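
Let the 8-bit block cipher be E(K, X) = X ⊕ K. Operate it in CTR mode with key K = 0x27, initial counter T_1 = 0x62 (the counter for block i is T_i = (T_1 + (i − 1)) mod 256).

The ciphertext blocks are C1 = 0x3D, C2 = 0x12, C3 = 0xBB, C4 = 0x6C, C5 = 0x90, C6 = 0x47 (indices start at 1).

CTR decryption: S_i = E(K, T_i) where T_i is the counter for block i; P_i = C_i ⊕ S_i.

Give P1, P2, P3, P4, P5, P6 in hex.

P1: T = 0x62, S = E(K, T) = 0x45; 0x3D ⊕ 0x45 = 0x78.
P2: T = 0x63, S = E(K, T) = 0x44; 0x12 ⊕ 0x44 = 0x56.
P3: T = 0x64, S = E(K, T) = 0x43; 0xBB ⊕ 0x43 = 0xF8.
P4: T = 0x65, S = E(K, T) = 0x42; 0x6C ⊕ 0x42 = 0x2E.
P5: T = 0x66, S = E(K, T) = 0x41; 0x90 ⊕ 0x41 = 0xD1.
P6: T = 0x67, S = E(K, T) = 0x40; 0x47 ⊕ 0x40 = 0x07.

P1 = 0x78, P2 = 0x56, P3 = 0xF8, P4 = 0x2E, P5 = 0xD1, P6 = 0x07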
────────────────────────────────────────
■ TASK TO CARRY OUT: Could the data above be set down exactly, in full?

■ RESULT:
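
Let the 8-bit block cipher be E(K, X) = X ⊕ K. Operate it in CTR mode with key K = 0x27, initial counter T_1 = 0x62 (the counter for block i is T_i = (T_1 + (i − 1)) mod 256).

The ciphertext blocks are C1 = 0x3D, C2 = 0x12, C3 = 0xBB, C4 = 0x6C, C5 = 0x90, C6 = 0x47 (indices start at 1).

CTR decryption: S_i = E(K, T_i) where T_i is the counter for block i; P_i = C_i ⊕ S_i.

Give P1, P2, P3, P4, P5, P6 in hex.

P1: T = 0x62, S = E(K, T) = 0x45; 0x3D ⊕ 0x45 = 0x78.
P2: T = 0x63, S = E(K, T) = 0x44; 0x12 ⊕ 0x44 = 0x56.
P3: T = 0x64, S = E(K, T) = 0x43; 0xBB ⊕ 0x43 = 0xF8.
P4: T = 0x65, S = E(K, T) = 0x42; 0x6C ⊕ 0x42 = 0x2E.
P5: T = 0x66, S = E(K, T) = 0x41; 0x90 ⊕ 0x41 = 0xD1.
P6: T = 0x67, S = E(K, T) = 0x40; 0x47 ⊕ 0x40 = 0x07.

P1 = 0x78, P2 = 0x56, P3 = 0xF8, P4 = 0x2E, P5 = 0xD1, P6 = 0x07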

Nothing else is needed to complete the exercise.